◆ WHAT NEEDS TO BE DONE ◆
Each record should be written out exactly as it stands.

◆ RECORDS PROVIDED ◆
+ + + +
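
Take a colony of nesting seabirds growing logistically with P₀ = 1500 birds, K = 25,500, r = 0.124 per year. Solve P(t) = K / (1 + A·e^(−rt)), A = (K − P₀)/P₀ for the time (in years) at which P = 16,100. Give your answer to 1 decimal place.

A = (25500 − 1500)/1500 = 16
16100 = 25500/(1 + 16·e^(−0.124t)) → 1 + 16·e^(−0.124t) = 1.58385
e^(−0.124t) = 0.036491 → t = ln(27.40426)/0.124 = 3.3107/0.124

t ≈ 26.7 years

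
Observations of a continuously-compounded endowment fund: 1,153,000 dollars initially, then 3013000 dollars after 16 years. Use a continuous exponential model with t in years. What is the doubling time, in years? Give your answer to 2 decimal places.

r = ln(3013000/1153000) / 16 = ln(2.61318) / 16 ≈ 0.060036 per year
doubling time = ln 2 / |r| = 0.69315 / 0.060036

doubling time ≈ 11.55 years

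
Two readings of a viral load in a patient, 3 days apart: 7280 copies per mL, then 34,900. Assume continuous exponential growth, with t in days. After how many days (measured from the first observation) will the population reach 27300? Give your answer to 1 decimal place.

r = ln(34900/7280) / 3 ≈ 0.522452 per day
t = ln(27300/7280) / r = 1.32176 / 0.522452 ≈ 2.53

t ≈ 2.5 days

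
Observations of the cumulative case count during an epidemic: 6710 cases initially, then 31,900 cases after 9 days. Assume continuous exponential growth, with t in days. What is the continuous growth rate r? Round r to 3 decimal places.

r ≈ 0.173 per day

31900 = 6710 · e^(r·9)
e^(9r) = 31900/6710 = 4.7541
r = ln(4.7541) / 9 = 1.55901 / 9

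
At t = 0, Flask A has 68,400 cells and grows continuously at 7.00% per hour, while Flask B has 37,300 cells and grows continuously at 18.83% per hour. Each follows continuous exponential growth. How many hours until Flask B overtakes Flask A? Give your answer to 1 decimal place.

t ≈ 5.1 hours

68400·e^(0.07t) = 37300·e^(0.1883t)
68400/37300 = e^((0.1883 − 0.07)t) → ln(1.83378) = 0.1183·t
t = 0.60638 / 0.1183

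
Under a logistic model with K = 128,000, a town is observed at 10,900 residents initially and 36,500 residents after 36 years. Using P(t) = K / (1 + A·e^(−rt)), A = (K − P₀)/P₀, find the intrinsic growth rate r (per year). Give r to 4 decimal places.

r ≈ 0.0404 per year

A = (128000 − 10900)/10900 = 10.74312
36500 = 128000/(1 + 10.74312·e^(−r·36)) → e^(−36r) = (3.50685 − 1)/10.74312 = 0.233345
r = −ln(0.233345)/36 = 1.45524/36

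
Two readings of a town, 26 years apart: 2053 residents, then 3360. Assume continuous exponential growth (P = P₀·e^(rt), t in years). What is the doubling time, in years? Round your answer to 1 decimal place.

doubling time ≈ 36.6 years

r = ln(3360/2053) / 26 = ln(1.63663) / 26 ≈ 0.018948 per year
doubling time = ln 2 / |r| = 0.69315 / 0.018948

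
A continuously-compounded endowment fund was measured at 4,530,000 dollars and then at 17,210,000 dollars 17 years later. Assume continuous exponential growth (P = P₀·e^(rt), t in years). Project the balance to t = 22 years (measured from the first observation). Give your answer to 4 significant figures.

r = ln(17210000/4530000) / 17 ≈ 0.078516 per year
P(22) = 4530000 · e^(0.078516·22) = 4530000 · 5.62571 ≈ 25484479.79

≈ 25,480,000 dollars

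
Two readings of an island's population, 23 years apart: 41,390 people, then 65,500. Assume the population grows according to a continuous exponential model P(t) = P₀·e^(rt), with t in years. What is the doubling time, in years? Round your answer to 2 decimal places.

r = ln(65500/41390) / 23 = ln(1.58251) / 23 ≈ 0.019957 per year
doubling time = ln 2 / |r| = 0.69315 / 0.019957

doubling time ≈ 34.73 years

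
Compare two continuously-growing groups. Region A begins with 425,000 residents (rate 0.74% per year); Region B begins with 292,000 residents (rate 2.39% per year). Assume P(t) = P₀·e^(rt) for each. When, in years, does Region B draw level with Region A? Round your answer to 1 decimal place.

t ≈ 22.7 years

425000·e^(0.0074t) = 292000·e^(0.0239t)
425000/292000 = e^((0.0239 − 0.0074)t) → ln(1.45548) = 0.0165·t
t = 0.37534 / 0.0165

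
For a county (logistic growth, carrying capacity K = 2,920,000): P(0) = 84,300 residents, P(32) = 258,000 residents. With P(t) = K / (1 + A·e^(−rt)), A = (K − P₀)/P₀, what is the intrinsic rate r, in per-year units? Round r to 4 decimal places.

A = (2920000 − 84300)/84300 = 33.6382
258000 = 2920000/(1 + 33.6382·e^(−r·32)) → e^(−32r) = (11.31783 − 1)/33.6382 = 0.30673
r = −ln(0.30673)/32 = 1.18179/32

r ≈ 0.0369 per year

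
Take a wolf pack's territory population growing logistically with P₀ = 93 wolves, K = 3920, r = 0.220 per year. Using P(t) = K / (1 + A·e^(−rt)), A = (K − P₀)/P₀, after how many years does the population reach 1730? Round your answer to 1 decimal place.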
+ + + +
◆ RESPONSE TO THIS EXERCISE ◆
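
Take a colony of nesting seabirds growing logistically with P₀ = 1500 birds, K = 25,500, r = 0.124 per year. Solve P(t) = K / (1 + A·e^(−rt)), A = (K − P₀)/P₀ for the time (in years) at which P = 16,100. Give your answer to 1 decimal place.

A = (25500 − 1500)/1500 = 16
16100 = 25500/(1 + 16·e^(−0.124t)) → 1 + 16·e^(−0.124t) = 1.58385
e^(−0.124t) = 0.036491 → t = ln(27.40426)/0.124 = 3.3107/0.124

t ≈ 26.7 years

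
Observations of a continuously-compounded endowment fund: 1,153,000 dollars initially, then 3013000 dollars after 16 years. Use a continuous exponential model with t in years. What is the doubling time, in years? Give your answer to 2 decimal places.

r = ln(3013000/1153000) / 16 = ln(2.61318) / 16 ≈ 0.060036 per year
doubling time = ln 2 / |r| = 0.69315 / 0.060036

doubling time ≈ 11.55 years

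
Two readings of a viral load in a patient, 3 days apart: 7280 copies per mL, then 34,900. Assume continuous exponential growth, with t in days. After how many days (measured from the first observation) will the population reach 27300? Give your answer to 1 decimal place.

r = ln(34900/7280) / 3 ≈ 0.522452 per day
t = ln(27300/7280) / r = 1.32176 / 0.522452 ≈ 2.53

t ≈ 2.5 days

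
Observations of the cumulative case count during an epidemic: 6710 cases initially, then 31,900 cases after 9 days. Assume continuous exponential growth, with t in days. What is the continuous growth rate r? Round r to 3 decimal places.

r ≈ 0.173 per day

31900 = 6710 · e^(r·9)
e^(9r) = 31900/6710 = 4.7541
r = ln(4.7541) / 9 = 1.55901 / 9

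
At t = 0, Flask A has 68,400 cells and grows continuously at 7.00% per hour, while Flask B has 37,300 cells and grows continuously at 18.83% per hour. Each follows continuous exponential growth. How many hours until Flask B overtakes Flask A? Give your answer to 1 decimal place.

t ≈ 5.1 hours

68400·e^(0.07t) = 37300·e^(0.1883t)
68400/37300 = e^((0.1883 − 0.07)t) → ln(1.83378) = 0.1183·t
t = 0.60638 / 0.1183

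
Under a logistic model with K = 128,000, a town is observed at 10,900 residents initially and 36,500 residents after 36 years. Using P(t) = K / (1 + A·e^(−rt)), A = (K − P₀)/P₀, find the intrinsic growth rate r (per year). Give r to 4 decimal places.

r ≈ 0.0404 per year

A = (128000 − 10900)/10900 = 10.74312
36500 = 128000/(1 + 10.74312·e^(−r·36)) → e^(−36r) = (3.50685 − 1)/10.74312 = 0.233345
r = −ln(0.233345)/36 = 1.45524/36

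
Two readings of a town, 26 years apart: 2053 residents, then 3360. Assume continuous exponential growth (P = P₀·e^(rt), t in years). What is the doubling time, in years? Round your answer to 1 decimal place.

doubling time ≈ 36.6 years

r = ln(3360/2053) / 26 = ln(1.63663) / 26 ≈ 0.018948 per year
doubling time = ln 2 / |r| = 0.69315 / 0.018948

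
A continuously-compounded endowment fund was measured at 4,530,000 dollars and then at 17,210,000 dollars 17 years later. Assume continuous exponential growth (P = P₀·e^(rt), t in years). Project the balance to t = 22 years (measured from the first observation). Give your answer to 4 significant figures.

r = ln(17210000/4530000) / 17 ≈ 0.078516 per year
P(22) = 4530000 · e^(0.078516·22) = 4530000 · 5.62571 ≈ 25484479.79

≈ 25,480,000 dollars

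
Two readings of an island's population, 23 years apart: 41,390 people, then 65,500. Assume the population grows according to a continuous exponential model P(t) = P₀·e^(rt), with t in years. What is the doubling time, in years? Round your answer to 2 decimal places.

r = ln(65500/41390) / 23 = ln(1.58251) / 23 ≈ 0.019957 per year
doubling time = ln 2 / |r| = 0.69315 / 0.019957

doubling time ≈ 34.73 years

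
Compare two continuously-growing groups. Region A begins with 425,000 residents (rate 0.74% per year); Region B begins with 292,000 residents (rate 2.39% per year). Assume P(t) = P₀·e^(rt) for each. When, in years, does Region B draw level with Region A? Round your answer to 1 decimal place.

t ≈ 22.7 years

425000·e^(0.0074t) = 292000·e^(0.0239t)
425000/292000 = e^((0.0239 − 0.0074)t) → ln(1.45548) = 0.0165·t
t = 0.37534 / 0.0165

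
For a county (logistic growth, carrying capacity K = 2,920,000): P(0) = 84,300 residents, P(32) = 258,000 residents. With P(t) = K / (1 + A·e^(−rt)), A = (K − P₀)/P₀, what is the intrinsic rate r, in per-year units? Round r to 4 decimal places.

A = (2920000 − 84300)/84300 = 33.6382
258000 = 2920000/(1 + 33.6382·e^(−r·32)) → e^(−32r) = (11.31783 − 1)/33.6382 = 0.30673
r = −ln(0.30673)/32 = 1.18179/32

r ≈ 0.0369 per year

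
Take a wolf pack's territory population growing logistically with P₀ = 93 wolves, K = 3920, r = 0.220 per year. Using P(t) = K / (1 + A·e^(−rt)), A = (K − P₀)/P₀, after how many years does the population reach 1730? Round your answer to 1 decimal place.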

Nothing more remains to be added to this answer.